**SOURCE DATA**:
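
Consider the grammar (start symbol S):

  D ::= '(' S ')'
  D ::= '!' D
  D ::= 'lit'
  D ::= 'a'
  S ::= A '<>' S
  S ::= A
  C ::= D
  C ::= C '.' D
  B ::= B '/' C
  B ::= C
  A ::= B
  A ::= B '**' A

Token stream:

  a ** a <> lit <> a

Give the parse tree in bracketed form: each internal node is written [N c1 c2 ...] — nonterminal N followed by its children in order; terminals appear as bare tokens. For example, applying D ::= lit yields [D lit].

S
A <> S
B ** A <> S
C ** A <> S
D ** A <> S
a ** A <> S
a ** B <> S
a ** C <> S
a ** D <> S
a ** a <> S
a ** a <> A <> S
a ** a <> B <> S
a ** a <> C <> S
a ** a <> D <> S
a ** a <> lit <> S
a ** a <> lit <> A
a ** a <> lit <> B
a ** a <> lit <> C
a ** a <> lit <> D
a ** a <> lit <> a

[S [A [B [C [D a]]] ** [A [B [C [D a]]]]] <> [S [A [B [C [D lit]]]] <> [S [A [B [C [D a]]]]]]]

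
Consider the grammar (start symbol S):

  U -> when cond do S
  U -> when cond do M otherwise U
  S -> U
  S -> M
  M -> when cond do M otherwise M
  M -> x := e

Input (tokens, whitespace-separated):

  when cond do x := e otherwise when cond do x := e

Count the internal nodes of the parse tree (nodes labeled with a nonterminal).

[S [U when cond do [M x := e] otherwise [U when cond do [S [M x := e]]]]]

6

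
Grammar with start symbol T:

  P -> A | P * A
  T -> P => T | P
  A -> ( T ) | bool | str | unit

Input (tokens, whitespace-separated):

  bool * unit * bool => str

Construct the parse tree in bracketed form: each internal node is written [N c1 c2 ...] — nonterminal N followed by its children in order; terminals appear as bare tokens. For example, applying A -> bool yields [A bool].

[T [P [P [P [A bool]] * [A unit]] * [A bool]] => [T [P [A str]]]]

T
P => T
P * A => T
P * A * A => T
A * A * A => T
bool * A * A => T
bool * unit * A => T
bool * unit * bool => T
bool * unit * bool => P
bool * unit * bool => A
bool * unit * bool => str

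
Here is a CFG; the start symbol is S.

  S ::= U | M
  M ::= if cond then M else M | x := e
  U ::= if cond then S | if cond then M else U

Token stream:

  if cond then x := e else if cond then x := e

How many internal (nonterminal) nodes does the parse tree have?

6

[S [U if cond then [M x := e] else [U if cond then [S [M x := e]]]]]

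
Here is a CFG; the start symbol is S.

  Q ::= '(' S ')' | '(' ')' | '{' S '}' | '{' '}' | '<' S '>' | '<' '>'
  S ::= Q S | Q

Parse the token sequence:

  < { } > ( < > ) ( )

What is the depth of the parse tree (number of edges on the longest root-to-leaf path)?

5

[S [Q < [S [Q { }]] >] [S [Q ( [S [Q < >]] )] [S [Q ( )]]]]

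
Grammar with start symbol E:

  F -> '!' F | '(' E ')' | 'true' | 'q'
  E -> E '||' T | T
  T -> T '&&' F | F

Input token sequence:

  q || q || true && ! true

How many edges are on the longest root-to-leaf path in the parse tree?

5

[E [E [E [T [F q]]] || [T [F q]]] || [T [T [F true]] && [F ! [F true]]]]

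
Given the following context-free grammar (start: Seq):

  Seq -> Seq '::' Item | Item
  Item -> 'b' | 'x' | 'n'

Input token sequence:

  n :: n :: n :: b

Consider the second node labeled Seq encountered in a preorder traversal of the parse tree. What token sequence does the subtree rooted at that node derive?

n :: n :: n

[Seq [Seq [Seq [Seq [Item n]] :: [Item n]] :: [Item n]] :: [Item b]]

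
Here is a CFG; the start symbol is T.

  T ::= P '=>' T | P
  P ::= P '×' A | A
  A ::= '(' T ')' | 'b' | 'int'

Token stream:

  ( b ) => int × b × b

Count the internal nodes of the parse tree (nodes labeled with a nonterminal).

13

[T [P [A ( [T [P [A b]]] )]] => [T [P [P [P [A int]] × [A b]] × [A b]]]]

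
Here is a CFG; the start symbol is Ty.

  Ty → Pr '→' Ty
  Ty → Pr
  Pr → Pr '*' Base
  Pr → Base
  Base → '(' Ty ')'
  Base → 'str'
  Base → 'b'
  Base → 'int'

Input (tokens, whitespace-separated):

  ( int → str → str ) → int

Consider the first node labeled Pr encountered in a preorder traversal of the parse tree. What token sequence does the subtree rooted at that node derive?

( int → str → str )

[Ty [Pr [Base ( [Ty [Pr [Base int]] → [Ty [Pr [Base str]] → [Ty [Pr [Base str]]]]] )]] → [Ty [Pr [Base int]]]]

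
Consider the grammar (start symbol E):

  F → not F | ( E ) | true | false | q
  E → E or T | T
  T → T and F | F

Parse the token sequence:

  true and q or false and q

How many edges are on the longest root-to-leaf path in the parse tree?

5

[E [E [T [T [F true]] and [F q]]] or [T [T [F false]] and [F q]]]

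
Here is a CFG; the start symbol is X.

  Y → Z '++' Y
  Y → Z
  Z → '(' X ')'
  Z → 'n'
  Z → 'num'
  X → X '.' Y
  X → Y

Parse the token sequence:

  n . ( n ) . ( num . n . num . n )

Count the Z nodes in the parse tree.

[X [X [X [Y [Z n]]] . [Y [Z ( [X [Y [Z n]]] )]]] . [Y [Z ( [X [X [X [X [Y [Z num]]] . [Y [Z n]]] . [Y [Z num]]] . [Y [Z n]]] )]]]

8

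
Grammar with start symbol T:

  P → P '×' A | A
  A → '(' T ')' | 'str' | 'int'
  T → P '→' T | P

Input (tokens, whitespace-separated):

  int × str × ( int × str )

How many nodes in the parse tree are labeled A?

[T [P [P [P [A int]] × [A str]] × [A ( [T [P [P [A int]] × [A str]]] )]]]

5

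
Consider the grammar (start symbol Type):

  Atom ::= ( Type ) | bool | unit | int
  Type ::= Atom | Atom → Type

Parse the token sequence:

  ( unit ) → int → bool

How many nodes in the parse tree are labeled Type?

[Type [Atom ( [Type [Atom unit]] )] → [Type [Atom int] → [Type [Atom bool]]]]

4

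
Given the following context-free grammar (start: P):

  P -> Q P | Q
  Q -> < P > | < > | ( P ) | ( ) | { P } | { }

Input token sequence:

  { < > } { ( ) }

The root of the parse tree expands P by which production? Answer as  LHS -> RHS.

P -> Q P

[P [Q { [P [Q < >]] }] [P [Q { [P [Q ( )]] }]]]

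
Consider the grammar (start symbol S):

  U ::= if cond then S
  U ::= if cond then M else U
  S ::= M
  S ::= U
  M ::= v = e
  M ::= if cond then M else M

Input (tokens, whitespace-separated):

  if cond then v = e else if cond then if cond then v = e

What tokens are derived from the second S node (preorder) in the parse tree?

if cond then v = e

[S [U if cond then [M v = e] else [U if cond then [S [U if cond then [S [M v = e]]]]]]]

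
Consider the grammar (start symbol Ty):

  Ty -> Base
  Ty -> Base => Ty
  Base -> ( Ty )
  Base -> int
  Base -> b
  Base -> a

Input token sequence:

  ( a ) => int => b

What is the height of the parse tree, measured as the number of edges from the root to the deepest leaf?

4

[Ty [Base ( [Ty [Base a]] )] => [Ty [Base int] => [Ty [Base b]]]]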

---

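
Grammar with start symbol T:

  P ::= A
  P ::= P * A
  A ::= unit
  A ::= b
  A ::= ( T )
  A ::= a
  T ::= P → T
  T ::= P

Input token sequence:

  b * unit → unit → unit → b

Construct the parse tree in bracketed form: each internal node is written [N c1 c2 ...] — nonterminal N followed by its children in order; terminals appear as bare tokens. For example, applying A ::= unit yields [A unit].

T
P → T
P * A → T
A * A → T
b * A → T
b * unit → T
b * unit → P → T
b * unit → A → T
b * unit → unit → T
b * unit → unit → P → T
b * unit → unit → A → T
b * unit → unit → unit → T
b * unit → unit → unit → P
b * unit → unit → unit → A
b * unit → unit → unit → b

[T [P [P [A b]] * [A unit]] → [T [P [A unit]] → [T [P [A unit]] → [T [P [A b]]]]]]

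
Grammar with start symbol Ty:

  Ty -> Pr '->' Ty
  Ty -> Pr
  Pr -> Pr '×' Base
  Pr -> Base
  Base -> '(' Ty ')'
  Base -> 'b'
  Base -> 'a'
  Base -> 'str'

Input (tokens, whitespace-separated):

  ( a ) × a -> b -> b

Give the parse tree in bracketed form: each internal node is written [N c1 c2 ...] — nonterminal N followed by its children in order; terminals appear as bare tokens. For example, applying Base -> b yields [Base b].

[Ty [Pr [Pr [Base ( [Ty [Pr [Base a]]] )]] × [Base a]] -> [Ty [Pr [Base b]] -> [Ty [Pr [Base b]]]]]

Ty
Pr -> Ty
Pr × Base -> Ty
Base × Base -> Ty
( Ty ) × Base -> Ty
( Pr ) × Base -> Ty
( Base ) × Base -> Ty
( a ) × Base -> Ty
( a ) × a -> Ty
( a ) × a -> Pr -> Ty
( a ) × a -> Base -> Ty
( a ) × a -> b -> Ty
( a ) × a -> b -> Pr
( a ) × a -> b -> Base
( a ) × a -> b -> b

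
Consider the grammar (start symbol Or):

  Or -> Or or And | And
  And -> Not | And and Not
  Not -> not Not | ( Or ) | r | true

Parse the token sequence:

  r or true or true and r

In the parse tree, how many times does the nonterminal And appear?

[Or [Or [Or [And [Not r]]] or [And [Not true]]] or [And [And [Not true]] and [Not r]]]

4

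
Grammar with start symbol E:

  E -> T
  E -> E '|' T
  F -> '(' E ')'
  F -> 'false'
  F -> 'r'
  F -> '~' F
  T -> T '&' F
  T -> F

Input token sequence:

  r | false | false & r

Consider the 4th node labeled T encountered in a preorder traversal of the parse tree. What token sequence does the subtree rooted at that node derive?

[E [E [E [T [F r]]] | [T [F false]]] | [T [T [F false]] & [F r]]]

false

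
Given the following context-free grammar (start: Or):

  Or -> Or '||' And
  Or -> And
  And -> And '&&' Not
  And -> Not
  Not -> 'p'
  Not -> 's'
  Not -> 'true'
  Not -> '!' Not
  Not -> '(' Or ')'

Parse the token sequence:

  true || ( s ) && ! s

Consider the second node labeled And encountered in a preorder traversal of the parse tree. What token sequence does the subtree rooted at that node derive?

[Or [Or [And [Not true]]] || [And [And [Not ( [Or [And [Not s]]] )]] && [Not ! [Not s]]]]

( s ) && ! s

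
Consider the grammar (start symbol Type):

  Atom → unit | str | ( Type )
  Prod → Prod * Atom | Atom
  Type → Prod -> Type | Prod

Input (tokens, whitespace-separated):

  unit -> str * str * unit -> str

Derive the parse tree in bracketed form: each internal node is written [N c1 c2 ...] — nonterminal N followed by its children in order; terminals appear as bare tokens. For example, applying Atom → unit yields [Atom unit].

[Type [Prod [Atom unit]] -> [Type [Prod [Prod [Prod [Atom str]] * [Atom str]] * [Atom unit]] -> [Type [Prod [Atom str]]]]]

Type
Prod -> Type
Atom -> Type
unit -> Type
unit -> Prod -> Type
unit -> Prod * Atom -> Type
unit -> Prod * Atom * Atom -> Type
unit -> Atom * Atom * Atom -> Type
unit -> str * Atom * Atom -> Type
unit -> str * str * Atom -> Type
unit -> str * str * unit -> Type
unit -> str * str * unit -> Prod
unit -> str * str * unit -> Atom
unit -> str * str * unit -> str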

**TASK TO COMPLETE**: The entries above hold a line with "n . ( n ) . ( num . n . num . n )" and a later line with "A → '(' T ')' | 'str' | 'int'". Write out exactly those lines and all lines between, nothing more.

**ANSWER BOX**:
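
  n . ( n ) . ( num . n . num . n )

Count the Z nodes in the parse tree.

[X [X [X [Y [Z n]]] . [Y [Z ( [X [Y [Z n]]] )]]] . [Y [Z ( [X [X [X [X [Y [Z num]]] . [Y [Z n]]] . [Y [Z num]]] . [Y [Z n]]] )]]]

8

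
Grammar with start symbol T:

  P → P '×' A | A
  A → '(' T ')' | 'str' | 'int'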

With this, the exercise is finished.